▶ [Goal of the exercise]: Copy the lines below verbatim, but only from the line containing "Find the pore" through the end of the data.

Saved entries
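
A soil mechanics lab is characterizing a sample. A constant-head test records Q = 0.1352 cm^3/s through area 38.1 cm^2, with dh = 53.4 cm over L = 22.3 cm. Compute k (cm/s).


Result: 0.001482 cm/s

Derivation:
Compute hydraulic gradient:
i = dh / L = 53.4 / 22.3 = 2.39462
Then apply Darcy's law:
k = Q / (A * i)
k = 0.1352 / (38.1 * 2.39462)
k = 0.1352 / 91.235
k = 0.001482 cm/s


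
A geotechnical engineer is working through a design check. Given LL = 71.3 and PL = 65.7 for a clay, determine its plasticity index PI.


Result: 5.6

Derivation:
Using PI = LL - PL
PI = 71.3 - 65.7
PI = 5.6


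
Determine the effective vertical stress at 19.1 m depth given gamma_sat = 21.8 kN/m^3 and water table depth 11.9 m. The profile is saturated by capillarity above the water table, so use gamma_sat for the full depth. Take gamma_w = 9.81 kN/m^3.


Total stress = gamma_sat * depth
sigma = 21.8 * 19.1 = 416.38 kPa
Pore water pressure u = gamma_w * (depth - d_wt)
u = 9.81 * (19.1 - 11.9) = 70.632 kPa
Effective stress = sigma - u
sigma' = 416.38 - 70.632 = 345.75 kPa


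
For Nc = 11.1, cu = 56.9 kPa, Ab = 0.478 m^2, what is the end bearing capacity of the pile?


Using Qb = Nc * cu * Ab
Qb = 11.1 * 56.9 * 0.478
Qb = 301.9 kN


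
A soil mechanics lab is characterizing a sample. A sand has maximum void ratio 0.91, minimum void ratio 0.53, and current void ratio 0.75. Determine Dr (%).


Using Dr = (e_max - e) / (e_max - e_min) * 100
e_max - e = 0.91 - 0.75 = 0.16
e_max - e_min = 0.91 - 0.53 = 0.38
Dr = 0.16 / 0.38 * 100
Dr = 42.11 %


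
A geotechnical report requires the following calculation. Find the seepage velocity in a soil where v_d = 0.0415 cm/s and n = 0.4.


Using v_s = v_d / n
v_s = 0.0415 / 0.4
v_s = 0.10375 cm/s


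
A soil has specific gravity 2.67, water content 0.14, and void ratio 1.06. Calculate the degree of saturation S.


Using S = Gs * w / e
S = 2.67 * 0.14 / 1.06
S = 0.3526


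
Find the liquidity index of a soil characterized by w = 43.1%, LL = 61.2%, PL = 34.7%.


First compute the plasticity index:
PI = LL - PL = 61.2 - 34.7 = 26.5
Then compute the liquidity index:
LI = (w - PL) / PI
LI = (43.1 - 34.7) / 26.5
LI = 0.317


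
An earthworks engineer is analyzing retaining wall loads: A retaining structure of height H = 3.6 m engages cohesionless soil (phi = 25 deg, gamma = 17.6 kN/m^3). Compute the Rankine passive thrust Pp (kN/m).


Compute passive earth pressure coefficient:
Kp = tan^2(45 + phi/2) = tan^2(57.5) = 2.463913
Compute passive force:
Pp = 0.5 * Kp * gamma * H^2
Pp = 0.5 * 2.463913 * 17.6 * 3.6^2
Pp = 281.0 kN/m


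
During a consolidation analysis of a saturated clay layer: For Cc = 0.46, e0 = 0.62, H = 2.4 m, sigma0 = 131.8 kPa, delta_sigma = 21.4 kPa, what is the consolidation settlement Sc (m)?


Using Sc = Cc * H / (1 + e0) * log10((sigma0 + delta_sigma) / sigma0)
Stress ratio = (131.8 + 21.4) / 131.8 = 1.16237
log10(1.16237) = 0.0653434
Cc * H / (1 + e0) = 0.46 * 2.4 / (1 + 0.62) = 0.681481
Sc = 0.681481 * 0.0653434
Sc = 0.0445 m


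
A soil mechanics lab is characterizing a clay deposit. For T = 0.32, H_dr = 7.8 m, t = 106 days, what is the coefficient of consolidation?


Result: 0.18367 m^2/day

Derivation:
Using cv = T * H_dr^2 / t
H_dr^2 = 7.8^2 = 60.84
cv = 0.32 * 60.84 / 106
cv = 0.18367 m^2/day


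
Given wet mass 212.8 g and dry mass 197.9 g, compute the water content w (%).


Using w = (m_wet - m_dry) / m_dry * 100
m_wet - m_dry = 212.8 - 197.9 = 14.9 g
w = 14.9 / 197.9 * 100
w = 7.53 %


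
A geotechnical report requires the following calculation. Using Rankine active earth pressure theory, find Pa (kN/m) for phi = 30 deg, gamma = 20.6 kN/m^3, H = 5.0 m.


Compute active earth pressure coefficient:
Ka = tan^2(45 - phi/2) = tan^2(30.0) = 0.333333
Compute active force:
Pa = 0.5 * Ka * gamma * H^2
Pa = 0.5 * 0.333333 * 20.6 * 5.0^2
Pa = 85.83 kN/m


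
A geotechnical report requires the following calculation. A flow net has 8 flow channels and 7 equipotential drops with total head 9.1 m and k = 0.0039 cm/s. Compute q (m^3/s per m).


Result: 0.0004056 m^3/s per m

Derivation:
Convert k to m/s for unit consistency with H:
k = 0.0039 cm/s = 0.0039 / 100 m/s = 3.9e-05 m/s
Using q = k * H * Nf / Nd
Nf / Nd = 8 / 7 = 1.1429
q = 3.9e-05 * 9.1 * 1.1429
q = 0.0004056 m^3/s per m


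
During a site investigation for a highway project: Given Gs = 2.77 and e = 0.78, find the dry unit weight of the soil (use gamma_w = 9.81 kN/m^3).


Using gamma_d = Gs * gamma_w / (1 + e)
gamma_d = 2.77 * 9.81 / (1 + 0.78)
gamma_d = 2.77 * 9.81 / 1.78
gamma_d = 15.266 kN/m^3


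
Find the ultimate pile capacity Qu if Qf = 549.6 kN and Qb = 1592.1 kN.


Using Qu = Qf + Qb
Qu = 549.6 + 1592.1
Qu = 2141.7 kN


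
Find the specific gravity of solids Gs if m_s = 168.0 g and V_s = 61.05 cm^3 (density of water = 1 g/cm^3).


Using Gs = m_s / (V_s * rho_w)
Since rho_w = 1 g/cm^3:
Gs = 168.0 / 61.05
Gs = 2.752


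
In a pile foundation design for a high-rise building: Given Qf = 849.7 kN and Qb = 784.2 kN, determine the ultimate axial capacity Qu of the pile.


Using Qu = Qf + Qb
Qu = 849.7 + 784.2
Qu = 1633.9 kN


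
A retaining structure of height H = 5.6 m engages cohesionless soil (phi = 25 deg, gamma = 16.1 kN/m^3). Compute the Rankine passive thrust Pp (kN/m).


Compute passive earth pressure coefficient:
Kp = tan^2(45 + phi/2) = tan^2(57.5) = 2.463913
Compute passive force:
Pp = 0.5 * Kp * gamma * H^2
Pp = 0.5 * 2.463913 * 16.1 * 5.6^2
Pp = 622.01 kN/m


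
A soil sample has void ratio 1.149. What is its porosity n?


Using the relation n = e / (1 + e)
n = 1.149 / (1 + 1.149)
n = 1.149 / 2.149
n = 0.5347


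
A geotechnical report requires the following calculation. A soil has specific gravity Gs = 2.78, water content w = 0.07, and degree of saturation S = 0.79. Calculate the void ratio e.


Result: 0.2463

Derivation:
Using the relation e = Gs * w / S
e = 2.78 * 0.07 / 0.79
e = 0.2463


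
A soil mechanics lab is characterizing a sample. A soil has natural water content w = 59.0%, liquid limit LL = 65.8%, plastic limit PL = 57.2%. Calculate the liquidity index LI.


Result: 0.209

Derivation:
First compute the plasticity index:
PI = LL - PL = 65.8 - 57.2 = 8.6
Then compute the liquidity index:
LI = (w - PL) / PI
LI = (59.0 - 57.2) / 8.6
LI = 0.209


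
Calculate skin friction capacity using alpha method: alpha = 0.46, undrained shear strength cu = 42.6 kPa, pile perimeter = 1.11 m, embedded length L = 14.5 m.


Result: 315.4 kN

Derivation:
Using Qs = alpha * cu * perimeter * L
Qs = 0.46 * 42.6 * 1.11 * 14.5
Qs = 315.4 kN


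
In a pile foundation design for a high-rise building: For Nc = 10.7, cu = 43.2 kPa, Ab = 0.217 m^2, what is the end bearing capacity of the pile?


Result: 100.31 kN

Derivation:
Using Qb = Nc * cu * Ab
Qb = 10.7 * 43.2 * 0.217
Qb = 100.31 kN


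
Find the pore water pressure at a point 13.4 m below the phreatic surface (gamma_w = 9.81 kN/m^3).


Using u = gamma_w * h_w
u = 9.81 * 13.4
u = 131.45 kPa


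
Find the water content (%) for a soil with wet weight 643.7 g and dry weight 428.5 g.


Result: 50.22 %

Derivation:
Using w = (m_wet - m_dry) / m_dry * 100
m_wet - m_dry = 643.7 - 428.5 = 215.2 g
w = 215.2 / 428.5 * 100
w = 50.22 %


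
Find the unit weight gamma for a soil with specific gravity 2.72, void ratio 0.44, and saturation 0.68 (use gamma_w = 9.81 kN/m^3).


Result: 20.568 kN/m^3

Derivation:
Using gamma = gamma_w * (Gs + S*e) / (1 + e)
Numerator: Gs + S*e = 2.72 + 0.68*0.44 = 3.0192
Denominator: 1 + e = 1 + 0.44 = 1.44
gamma = 9.81 * 3.0192 / 1.44
gamma = 20.568 kN/m^3


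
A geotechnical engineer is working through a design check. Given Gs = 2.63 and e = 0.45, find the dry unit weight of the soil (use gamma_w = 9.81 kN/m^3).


Using gamma_d = Gs * gamma_w / (1 + e)
gamma_d = 2.63 * 9.81 / (1 + 0.45)
gamma_d = 2.63 * 9.81 / 1.45
gamma_d = 17.793 kN/m^3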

▶ [Written solution]:
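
Find the pore water pressure at a point 13.4 m below the phreatic surface (gamma_w = 9.81 kN/m^3).


Using u = gamma_w * h_w
u = 9.81 * 13.4
u = 131.45 kPa


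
Find the water content (%) for a soil with wet weight 643.7 g and dry weight 428.5 g.


Result: 50.22 %

Derivation:
Using w = (m_wet - m_dry) / m_dry * 100
m_wet - m_dry = 643.7 - 428.5 = 215.2 g
w = 215.2 / 428.5 * 100
w = 50.22 %


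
Find the unit weight gamma for a soil with specific gravity 2.72, void ratio 0.44, and saturation 0.68 (use gamma_w = 9.81 kN/m^3).


Result: 20.568 kN/m^3

Derivation:
Using gamma = gamma_w * (Gs + S*e) / (1 + e)
Numerator: Gs + S*e = 2.72 + 0.68*0.44 = 3.0192
Denominator: 1 + e = 1 + 0.44 = 1.44
gamma = 9.81 * 3.0192 / 1.44
gamma = 20.568 kN/m^3


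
A geotechnical engineer is working through a design check. Given Gs = 2.63 and e = 0.45, find the dry unit weight of the soil (use gamma_w = 9.81 kN/m^3).


Using gamma_d = Gs * gamma_w / (1 + e)
gamma_d = 2.63 * 9.81 / (1 + 0.45)
gamma_d = 2.63 * 9.81 / 1.45
gamma_d = 17.793 kN/m^3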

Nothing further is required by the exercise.